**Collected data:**
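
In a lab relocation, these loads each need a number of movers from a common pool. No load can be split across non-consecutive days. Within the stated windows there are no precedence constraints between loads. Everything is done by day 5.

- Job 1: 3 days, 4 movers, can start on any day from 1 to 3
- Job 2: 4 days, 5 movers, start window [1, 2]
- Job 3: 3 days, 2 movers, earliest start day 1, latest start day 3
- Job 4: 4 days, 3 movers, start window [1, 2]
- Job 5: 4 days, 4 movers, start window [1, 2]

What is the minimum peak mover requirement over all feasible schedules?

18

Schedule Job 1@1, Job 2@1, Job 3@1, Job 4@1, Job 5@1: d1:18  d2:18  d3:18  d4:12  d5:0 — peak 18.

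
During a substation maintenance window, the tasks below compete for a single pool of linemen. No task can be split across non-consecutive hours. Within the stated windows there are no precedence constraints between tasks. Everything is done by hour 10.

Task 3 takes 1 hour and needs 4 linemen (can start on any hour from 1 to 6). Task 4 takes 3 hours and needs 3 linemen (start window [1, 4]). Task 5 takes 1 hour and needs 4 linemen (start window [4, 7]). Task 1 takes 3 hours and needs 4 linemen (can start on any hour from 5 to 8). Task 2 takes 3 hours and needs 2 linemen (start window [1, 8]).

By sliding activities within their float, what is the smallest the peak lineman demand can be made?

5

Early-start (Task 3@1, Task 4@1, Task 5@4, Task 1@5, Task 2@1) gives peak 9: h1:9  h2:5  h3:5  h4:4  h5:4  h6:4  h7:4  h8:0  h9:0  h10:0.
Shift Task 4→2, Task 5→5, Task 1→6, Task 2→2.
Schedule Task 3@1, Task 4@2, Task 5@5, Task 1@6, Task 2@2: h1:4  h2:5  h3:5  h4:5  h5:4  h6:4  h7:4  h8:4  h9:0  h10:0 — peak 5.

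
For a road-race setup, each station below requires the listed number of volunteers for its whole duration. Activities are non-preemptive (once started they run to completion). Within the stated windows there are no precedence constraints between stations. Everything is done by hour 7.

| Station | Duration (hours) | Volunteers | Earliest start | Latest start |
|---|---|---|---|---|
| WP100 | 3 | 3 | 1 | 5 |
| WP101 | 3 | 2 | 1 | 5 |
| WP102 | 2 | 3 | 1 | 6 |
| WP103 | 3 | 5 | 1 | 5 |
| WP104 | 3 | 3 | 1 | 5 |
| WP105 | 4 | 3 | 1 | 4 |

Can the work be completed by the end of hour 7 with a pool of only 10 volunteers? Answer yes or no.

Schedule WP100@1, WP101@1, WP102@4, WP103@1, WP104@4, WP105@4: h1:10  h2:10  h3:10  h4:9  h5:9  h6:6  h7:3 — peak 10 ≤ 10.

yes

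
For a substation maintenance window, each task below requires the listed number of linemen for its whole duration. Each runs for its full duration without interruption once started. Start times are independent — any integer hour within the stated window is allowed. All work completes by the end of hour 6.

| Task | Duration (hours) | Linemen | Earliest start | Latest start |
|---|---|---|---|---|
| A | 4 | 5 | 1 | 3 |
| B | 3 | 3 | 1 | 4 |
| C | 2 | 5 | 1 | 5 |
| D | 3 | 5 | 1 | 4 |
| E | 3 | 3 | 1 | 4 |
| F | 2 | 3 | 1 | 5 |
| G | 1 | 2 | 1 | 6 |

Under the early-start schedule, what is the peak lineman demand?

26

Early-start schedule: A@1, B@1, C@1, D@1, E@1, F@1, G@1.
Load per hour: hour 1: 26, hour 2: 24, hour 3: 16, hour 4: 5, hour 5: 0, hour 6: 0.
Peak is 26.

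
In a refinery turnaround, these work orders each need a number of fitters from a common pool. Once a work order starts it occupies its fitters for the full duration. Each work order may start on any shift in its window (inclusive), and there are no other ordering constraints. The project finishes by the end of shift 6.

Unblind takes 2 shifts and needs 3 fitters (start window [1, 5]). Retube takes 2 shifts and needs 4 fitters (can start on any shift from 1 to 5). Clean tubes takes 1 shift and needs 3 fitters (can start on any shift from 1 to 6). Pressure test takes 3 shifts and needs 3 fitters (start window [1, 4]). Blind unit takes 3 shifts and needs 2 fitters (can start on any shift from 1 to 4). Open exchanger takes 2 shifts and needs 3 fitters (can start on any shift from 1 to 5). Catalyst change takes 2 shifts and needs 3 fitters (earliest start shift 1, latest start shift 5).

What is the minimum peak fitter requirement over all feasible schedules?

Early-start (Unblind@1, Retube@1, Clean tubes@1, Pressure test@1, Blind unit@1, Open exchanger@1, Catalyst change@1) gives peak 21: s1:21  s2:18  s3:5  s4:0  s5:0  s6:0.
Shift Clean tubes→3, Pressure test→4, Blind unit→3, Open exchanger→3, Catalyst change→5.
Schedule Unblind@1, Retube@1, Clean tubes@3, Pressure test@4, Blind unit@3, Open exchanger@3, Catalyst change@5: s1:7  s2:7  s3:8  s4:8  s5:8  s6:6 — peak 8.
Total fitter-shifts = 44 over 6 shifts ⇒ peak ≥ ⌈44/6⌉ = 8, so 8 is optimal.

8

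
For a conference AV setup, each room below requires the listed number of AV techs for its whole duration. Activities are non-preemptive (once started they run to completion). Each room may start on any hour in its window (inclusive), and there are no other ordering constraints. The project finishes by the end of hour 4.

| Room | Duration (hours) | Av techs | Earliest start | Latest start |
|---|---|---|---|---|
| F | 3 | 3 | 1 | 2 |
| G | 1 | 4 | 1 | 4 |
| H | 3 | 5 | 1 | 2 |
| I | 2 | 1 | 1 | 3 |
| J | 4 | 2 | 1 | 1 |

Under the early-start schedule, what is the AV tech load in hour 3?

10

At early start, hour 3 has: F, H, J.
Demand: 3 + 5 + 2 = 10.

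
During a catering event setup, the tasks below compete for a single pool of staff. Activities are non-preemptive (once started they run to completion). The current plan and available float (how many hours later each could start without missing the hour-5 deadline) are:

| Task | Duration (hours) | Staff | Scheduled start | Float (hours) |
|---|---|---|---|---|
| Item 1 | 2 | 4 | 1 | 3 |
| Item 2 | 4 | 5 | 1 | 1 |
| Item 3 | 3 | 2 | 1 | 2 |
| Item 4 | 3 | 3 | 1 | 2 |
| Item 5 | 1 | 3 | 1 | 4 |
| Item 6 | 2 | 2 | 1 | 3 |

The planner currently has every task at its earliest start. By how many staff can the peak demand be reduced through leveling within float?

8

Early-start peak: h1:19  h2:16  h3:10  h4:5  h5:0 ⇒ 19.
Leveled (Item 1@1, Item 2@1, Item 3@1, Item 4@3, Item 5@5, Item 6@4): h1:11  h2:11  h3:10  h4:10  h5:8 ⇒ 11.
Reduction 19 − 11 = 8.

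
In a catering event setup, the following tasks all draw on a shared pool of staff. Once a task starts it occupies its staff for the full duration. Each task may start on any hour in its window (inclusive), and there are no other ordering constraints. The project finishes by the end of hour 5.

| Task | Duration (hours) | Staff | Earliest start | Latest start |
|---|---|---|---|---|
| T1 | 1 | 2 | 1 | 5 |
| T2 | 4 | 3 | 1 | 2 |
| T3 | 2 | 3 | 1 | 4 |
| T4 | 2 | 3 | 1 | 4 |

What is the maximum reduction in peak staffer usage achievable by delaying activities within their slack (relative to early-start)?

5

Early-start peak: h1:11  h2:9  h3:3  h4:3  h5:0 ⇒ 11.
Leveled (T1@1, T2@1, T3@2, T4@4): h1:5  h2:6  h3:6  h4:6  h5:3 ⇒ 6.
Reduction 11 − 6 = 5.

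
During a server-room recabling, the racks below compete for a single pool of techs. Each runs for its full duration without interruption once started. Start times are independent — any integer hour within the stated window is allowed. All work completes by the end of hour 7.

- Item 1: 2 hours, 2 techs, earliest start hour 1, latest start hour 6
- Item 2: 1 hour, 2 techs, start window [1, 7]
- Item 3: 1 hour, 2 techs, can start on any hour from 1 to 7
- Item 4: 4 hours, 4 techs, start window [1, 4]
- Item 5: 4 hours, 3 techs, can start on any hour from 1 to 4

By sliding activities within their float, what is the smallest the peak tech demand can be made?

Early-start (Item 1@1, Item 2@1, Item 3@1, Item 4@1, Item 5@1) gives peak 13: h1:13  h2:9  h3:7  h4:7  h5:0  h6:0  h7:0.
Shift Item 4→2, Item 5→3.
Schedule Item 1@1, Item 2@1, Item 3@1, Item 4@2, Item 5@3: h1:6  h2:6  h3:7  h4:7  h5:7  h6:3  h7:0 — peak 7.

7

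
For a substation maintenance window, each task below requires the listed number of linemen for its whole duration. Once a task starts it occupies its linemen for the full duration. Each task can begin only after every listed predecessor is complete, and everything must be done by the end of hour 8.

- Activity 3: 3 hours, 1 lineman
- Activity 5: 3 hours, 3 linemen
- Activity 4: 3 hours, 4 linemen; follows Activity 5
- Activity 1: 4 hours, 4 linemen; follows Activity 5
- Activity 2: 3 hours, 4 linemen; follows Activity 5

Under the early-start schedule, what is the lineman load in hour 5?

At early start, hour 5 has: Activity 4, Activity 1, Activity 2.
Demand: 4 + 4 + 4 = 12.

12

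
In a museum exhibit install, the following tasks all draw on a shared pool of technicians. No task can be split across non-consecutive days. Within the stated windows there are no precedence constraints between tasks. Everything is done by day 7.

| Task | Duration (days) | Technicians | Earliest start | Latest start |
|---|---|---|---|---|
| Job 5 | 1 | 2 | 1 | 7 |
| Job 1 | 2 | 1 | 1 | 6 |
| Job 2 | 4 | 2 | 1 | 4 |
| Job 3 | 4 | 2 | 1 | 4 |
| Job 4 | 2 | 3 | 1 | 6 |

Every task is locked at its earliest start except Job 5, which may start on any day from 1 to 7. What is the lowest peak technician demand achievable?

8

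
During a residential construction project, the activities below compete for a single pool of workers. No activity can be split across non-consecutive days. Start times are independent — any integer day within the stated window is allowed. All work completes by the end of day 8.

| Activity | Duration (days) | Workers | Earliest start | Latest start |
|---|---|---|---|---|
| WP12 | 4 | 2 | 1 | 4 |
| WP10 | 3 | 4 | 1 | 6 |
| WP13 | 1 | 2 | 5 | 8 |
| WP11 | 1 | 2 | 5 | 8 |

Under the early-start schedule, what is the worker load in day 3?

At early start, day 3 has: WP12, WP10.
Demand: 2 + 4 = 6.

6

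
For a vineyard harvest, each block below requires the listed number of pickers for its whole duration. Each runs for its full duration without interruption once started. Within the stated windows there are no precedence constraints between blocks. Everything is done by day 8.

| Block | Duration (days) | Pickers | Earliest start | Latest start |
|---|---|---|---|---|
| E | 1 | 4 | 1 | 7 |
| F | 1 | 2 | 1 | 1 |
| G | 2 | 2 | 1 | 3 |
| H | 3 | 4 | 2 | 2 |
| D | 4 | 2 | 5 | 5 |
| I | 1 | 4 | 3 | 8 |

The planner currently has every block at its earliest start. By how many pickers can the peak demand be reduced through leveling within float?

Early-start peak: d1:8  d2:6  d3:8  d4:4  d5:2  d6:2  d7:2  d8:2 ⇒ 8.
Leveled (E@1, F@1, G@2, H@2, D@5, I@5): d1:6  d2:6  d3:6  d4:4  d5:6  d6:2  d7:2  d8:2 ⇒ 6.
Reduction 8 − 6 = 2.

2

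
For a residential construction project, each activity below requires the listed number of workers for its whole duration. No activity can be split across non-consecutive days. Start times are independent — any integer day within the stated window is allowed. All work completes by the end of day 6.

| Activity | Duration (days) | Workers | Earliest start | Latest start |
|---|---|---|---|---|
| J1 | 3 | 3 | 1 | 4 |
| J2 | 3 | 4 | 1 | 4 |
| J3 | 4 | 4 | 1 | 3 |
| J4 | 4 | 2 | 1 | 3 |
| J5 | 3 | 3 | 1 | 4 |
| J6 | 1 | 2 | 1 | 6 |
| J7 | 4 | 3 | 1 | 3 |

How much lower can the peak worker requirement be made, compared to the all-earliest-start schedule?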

**WHAT YOU NEED TO DO:** Look through the entries above, find each line containing "done", and copy it.

**ANSWER:**
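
In a lab relocation, these loads each need a number of movers from a common pool. No load can be split across non-consecutive days. Within the stated windows there are no precedence constraints between loads. Everything is done by day 5.
During a substation maintenance window, the tasks below compete for a single pool of linemen. No task can be split across non-consecutive hours. Within the stated windows there are no precedence constraints between tasks. Everything is done by hour 10.
For a road-race setup, each station below requires the listed number of volunteers for its whole duration. Activities are non-preemptive (once started they run to completion). Within the stated windows there are no precedence constraints between stations. Everything is done by hour 7.
For a substation maintenance window, each task below requires the listed number of linemen for its whole duration. Once a task starts it occupies its linemen for the full duration. Each task can begin only after every listed predecessor is complete, and everything must be done by the end of hour 8.
In a museum exhibit install, the following tasks all draw on a shared pool of technicians. No task can be split across non-consecutive days. Within the stated windows there are no precedence constraints between tasks. Everything is done by day 7.
For a vineyard harvest, each block below requires the listed number of pickers for its whole duration. Each runs for its full duration without interruption once started. Within the stated windows there are no precedence constraints between blocks. Everything is done by day 8.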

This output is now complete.